##### Data section #####

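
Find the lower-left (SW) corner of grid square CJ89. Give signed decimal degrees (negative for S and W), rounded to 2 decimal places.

Field C=2, J=9: +2·20° lon, +9·10° lat → SW at lon -140°, lat 0°.
Square 8, 9: +8·2° lon, +9·1° lat → SW at lon -124°, lat 9°.
latitude 9.00, longitude -124.00.

9.00, -124.00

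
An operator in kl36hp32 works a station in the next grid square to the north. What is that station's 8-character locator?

Latitude extended square 2; +1 → 3.
The longitude characters are unchanged.

KL36hp33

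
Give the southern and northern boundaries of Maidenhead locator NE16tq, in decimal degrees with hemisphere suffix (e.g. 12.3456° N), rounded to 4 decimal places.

Field N=13, E=4: +13·20° lon, +4·10° lat → SW at lon 80°, lat -50°.
Square 1, 6: +1·2° lon, +6·1° lat → SW at lon 82°, lat -44°.
Subsquare t=19, q=16: +19·0.0833333° lon, +16·0.0416667° lat → SW at lon 83.5833°, lat -43.3333°.
Cell spans 0.0833333° lon × 0.0416667° lat.
south 43.3333° S, north 43.2917° S.

43.3333° S, 43.2917° S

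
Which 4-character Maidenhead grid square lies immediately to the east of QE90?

Longitude square 9; +1 → 10, wraps to 0, carry into field.
Longitude field Q = 16; +1 → 17 = R.
The latitude characters are unchanged.

RE00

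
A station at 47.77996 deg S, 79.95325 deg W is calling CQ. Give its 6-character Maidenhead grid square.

FE02af

Shift to the Maidenhead origin (180°W, 90°S): lon 100.0468, lat 42.2200.
Field: 100.0468/20 → 5 → F, 42.2200/10 → 4 → E; chars FE.
Square: 0.0468/2 → 0, 2.2200/1 → 2; chars 02.
Subsquare: 0.0468/0.0833333 → 0 → a, 0.2200/0.0416667 → 5 → f; chars af.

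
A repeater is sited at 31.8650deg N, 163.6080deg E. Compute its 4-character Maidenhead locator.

RM11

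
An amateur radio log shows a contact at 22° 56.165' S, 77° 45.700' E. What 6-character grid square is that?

MG87vb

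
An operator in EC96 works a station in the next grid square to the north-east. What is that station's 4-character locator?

Longitude square 9; +1 → 10, wraps to 0, carry into field.
Longitude field E = 4; +1 → 5 = F.
Latitude square 6; +1 → 7.

FC07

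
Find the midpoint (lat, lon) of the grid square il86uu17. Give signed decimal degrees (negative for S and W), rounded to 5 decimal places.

26.86458, -2.32083

Field I=8, L=11: +8·20° lon, +11·10° lat → SW at lon -20°, lat 20°.
Square 8, 6: +8·2° lon, +6·1° lat → SW at lon -4°, lat 26°.
Subsquare u=20, u=20: +20·0.0833333° lon, +20·0.0416667° lat → SW at lon -2.33333°, lat 26.8333°.
Extended square 1, 7: +1·0.00833333° lon, +7·0.00416667° lat → SW at lon -2.325°, lat 26.8625°.
Cell spans 0.00833333° lon × 0.00416667° lat. Centre is SW corner plus half of each.
latitude 26.86458, longitude -2.32083.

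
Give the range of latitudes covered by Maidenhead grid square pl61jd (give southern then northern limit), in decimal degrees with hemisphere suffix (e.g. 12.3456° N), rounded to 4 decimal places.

Field P=15, L=11: +15·20° lon, +11·10° lat → SW at lon 120°, lat 20°.
Square 6, 1: +6·2° lon, +1·1° lat → SW at lon 132°, lat 21°.
Subsquare j=9, d=3: +9·0.0833333° lon, +3·0.0416667° lat → SW at lon 132.75°, lat 21.125°.
Cell spans 0.0833333° lon × 0.0416667° lat.
south 21.1250° N, north 21.1667° N.

21.1250° N, 21.1667° N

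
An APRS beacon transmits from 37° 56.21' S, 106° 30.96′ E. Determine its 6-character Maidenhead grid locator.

Add 180° to longitude and 90° to latitude: 286.5160, 52.0632.
Field: 286.5160/20 → 14 → O, 52.0632/10 → 5 → F; chars OF.
Square: 6.5160/2 → 3, 2.0632/1 → 2; chars 32.
Subsquare: 0.5160/0.0833333 → 6 → g, 0.0632/0.0416667 → 1 → b; chars gb.

OF32gb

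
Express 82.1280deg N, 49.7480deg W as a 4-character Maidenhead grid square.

Shift to the Maidenhead origin (180°W, 90°S): lon 130.25, lat 172.13.
Field: 130.25/20 → 6 → G, 172.13/10 → 17 → R; chars GR.
Square: 10.25/2 → 5, 2.13/1 → 2; chars 52.

GR52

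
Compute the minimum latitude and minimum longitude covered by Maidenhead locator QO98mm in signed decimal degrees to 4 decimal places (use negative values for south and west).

58.5000, 159.0000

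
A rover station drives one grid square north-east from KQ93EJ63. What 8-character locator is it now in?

Longitude extended square 6; +1 → 7.
Latitude extended square 3; +1 → 4.

KQ93ej74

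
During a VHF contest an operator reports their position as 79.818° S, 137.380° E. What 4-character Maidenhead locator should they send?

PB80

Shift to the Maidenhead origin (180°W, 90°S): lon 317.38, lat 10.18.
Field: 317.38/20 → 15 → P, 10.18/10 → 1 → B; chars PB.
Square: 17.38/2 → 8, 0.18/1 → 0; chars 80.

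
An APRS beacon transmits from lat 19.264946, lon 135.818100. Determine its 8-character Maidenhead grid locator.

Offset from 180°W / 90°S: lon 315.81810°, lat 109.26495°.
Field: lon ⌊315.81810/20⌋ = 15 → P; lat ⌊109.26495/10⌋ = 10 → K.
Square: lon ⌊15.81810/2⌋ = 7; lat ⌊9.26495/1⌋ = 9.
Subsquare: lon ⌊1.81810/0.0833333⌋ = 21 → v; lat ⌊0.26495/0.0416667⌋ = 6 → g.
Extended square: lon ⌊0.06810/0.00833333⌋ = 8; lat ⌊0.01495/0.00416667⌋ = 3.

PK79vg83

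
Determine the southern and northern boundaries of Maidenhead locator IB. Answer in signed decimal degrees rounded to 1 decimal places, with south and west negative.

-80.0, -70.0

Field I=8, B=1: +8·20° lon, +1·10° lat → SW at lon -20°, lat -80°.
Cell spans 20° lon × 10° lat.
south -80.0, north -70.0.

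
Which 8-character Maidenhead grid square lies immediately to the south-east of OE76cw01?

Longitude extended square 0; +1 → 1.
Latitude extended square 1; −1 → 0.

OE76cw10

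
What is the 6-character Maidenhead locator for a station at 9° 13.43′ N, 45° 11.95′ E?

LJ29of

Shift to the Maidenhead origin (180°W, 90°S): lon 225.1992, lat 99.2238.
Field: lon ⌊225.1992/20⌋ = 11 → L; lat ⌊99.2238/10⌋ = 9 → J.
Square: lon ⌊5.1992/2⌋ = 2; lat ⌊9.2238/1⌋ = 9.
Subsquare: lon ⌊1.1992/0.0833333⌋ = 14 → o; lat ⌊0.2238/0.0416667⌋ = 5 → f.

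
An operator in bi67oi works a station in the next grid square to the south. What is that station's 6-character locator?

BI67oh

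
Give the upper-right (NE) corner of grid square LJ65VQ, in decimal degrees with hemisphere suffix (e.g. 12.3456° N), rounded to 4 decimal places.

Field L=11, J=9: +11·20° lon, +9·10° lat → SW at lon 40°, lat 0°.
Square 6, 5: +6·2° lon, +5·1° lat → SW at lon 52°, lat 5°.
Subsquare v=21, q=16: +21·0.0833333° lon, +16·0.0416667° lat → SW at lon 53.75°, lat 5.66667°.
Cell spans 0.0833333° lon × 0.0416667° lat. NE corner is SW corner plus one full cell.
latitude 5.7083° N, longitude 53.8333° E.

5.7083° N, 53.8333° E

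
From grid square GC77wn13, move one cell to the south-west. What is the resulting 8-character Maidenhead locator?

Longitude extended square 1; −1 → 0.
Latitude extended square 3; −1 → 2.

GC77wn02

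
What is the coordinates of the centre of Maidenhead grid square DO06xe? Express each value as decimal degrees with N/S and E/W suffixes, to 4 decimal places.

Field D=3, O=14: +3·20° lon, +14·10° lat → SW at lon -120°, lat 50°.
Square 0, 6: +0·2° lon, +6·1° lat → SW at lon -120°, lat 56°.
Subsquare x=23, e=4: +23·0.0833333° lon, +4·0.0416667° lat → SW at lon -118.083°, lat 56.1667°.
Cell spans 0.0833333° lon × 0.0416667° lat. Centre is SW corner plus half of each.
latitude 56.1875° N, longitude 118.0417° W.

56.1875° N, 118.0417° W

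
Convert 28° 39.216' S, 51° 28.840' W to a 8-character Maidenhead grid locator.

GG41gi23

Shift to the Maidenhead origin (180°W, 90°S): lon 128.51933, lat 61.34640.
Field: 128.51933/20 → 6 → G, 61.34640/10 → 6 → G; chars GG.
Square: 8.51933/2 → 4, 1.34640/1 → 1; chars 41.
Subsquare: 0.51933/0.0833333 → 6 → g, 0.34640/0.0416667 → 8 → i; chars gi.
Extended square: 0.01933/0.00833333 → 2, 0.01307/0.00416667 → 3; chars 23.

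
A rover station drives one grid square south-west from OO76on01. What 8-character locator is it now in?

Longitude extended square 0; −1 → -1, wraps to 9, carry into subsquare.
Longitude subsquare o = 14; −1 → 13 = n.
Latitude extended square 1; −1 → 0.

OO76nn90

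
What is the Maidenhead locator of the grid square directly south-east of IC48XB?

Longitude subsquare x = 23; +1 → 24, wraps to 0 = a, carry into square.
Longitude square 4; +1 → 5.
Latitude subsquare b = 1; −1 → 0 = a.

IC58aa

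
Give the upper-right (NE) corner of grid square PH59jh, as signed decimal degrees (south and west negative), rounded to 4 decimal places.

Field P=15, H=7: +15·20° lon, +7·10° lat → SW at lon 120°, lat -20°.
Square 5, 9: +5·2° lon, +9·1° lat → SW at lon 130°, lat -11°.
Subsquare j=9, h=7: +9·0.0833333° lon, +7·0.0416667° lat → SW at lon 130.75°, lat -10.7083°.
Cell spans 0.0833333° lon × 0.0416667° lat. NE corner is SW corner plus one full cell.
latitude -10.6667, longitude 130.8333.

-10.6667, 130.8333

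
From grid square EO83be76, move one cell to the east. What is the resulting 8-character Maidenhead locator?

Longitude extended square 7; +1 → 8.
The latitude characters are unchanged.

EO83be86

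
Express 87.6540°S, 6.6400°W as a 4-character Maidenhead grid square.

IA62

Add 180° to longitude and 90° to latitude: 173.36, 2.35.
Field (20°×10°, letters A–R): 173.36/20 → 8 → I, 2.35/10 → 0 → A; chars IA.
Square (2°×1°, digits 0–9): 13.36/2 → 6, 2.35/1 → 2; chars 62.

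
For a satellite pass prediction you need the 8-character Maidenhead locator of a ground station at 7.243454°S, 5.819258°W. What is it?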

#####

# [What you need to do]
Beginning from the line that contains "What is the Maidenhead", give each line again exactly, through the final line of the records.

# [Result]
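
What is the Maidenhead locator of the grid square directly south-east of IC48XB?

Longitude subsquare x = 23; +1 → 24, wraps to 0 = a, carry into square.
Longitude square 4; +1 → 5.
Latitude subsquare b = 1; −1 → 0 = a.

IC58aa

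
Give the upper-right (NE) corner of grid square PH59jh, as signed decimal degrees (south and west negative), rounded to 4 decimal places.

Field P=15, H=7: +15·20° lon, +7·10° lat → SW at lon 120°, lat -20°.
Square 5, 9: +5·2° lon, +9·1° lat → SW at lon 130°, lat -11°.
Subsquare j=9, h=7: +9·0.0833333° lon, +7·0.0416667° lat → SW at lon 130.75°, lat -10.7083°.
Cell spans 0.0833333° lon × 0.0416667° lat. NE corner is SW corner plus one full cell.
latitude -10.6667, longitude 130.8333.

-10.6667, 130.8333

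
From grid square EO83be76, move one cell to the east. What is the resulting 8-character Maidenhead locator?

Longitude extended square 7; +1 → 8.
The latitude characters are unchanged.

EO83be86

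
Express 87.6540°S, 6.6400°W as a 4-character Maidenhead grid square.

IA62

Add 180° to longitude and 90° to latitude: 173.36, 2.35.
Field (20°×10°, letters A–R): 173.36/20 → 8 → I, 2.35/10 → 0 → A; chars IA.
Square (2°×1°, digits 0–9): 13.36/2 → 6, 2.35/1 → 2; chars 62.

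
For a satellite pass prediction you need the 8-character Maidenhead locator of a ground station at 7.243454°S, 5.819258°W. What is it?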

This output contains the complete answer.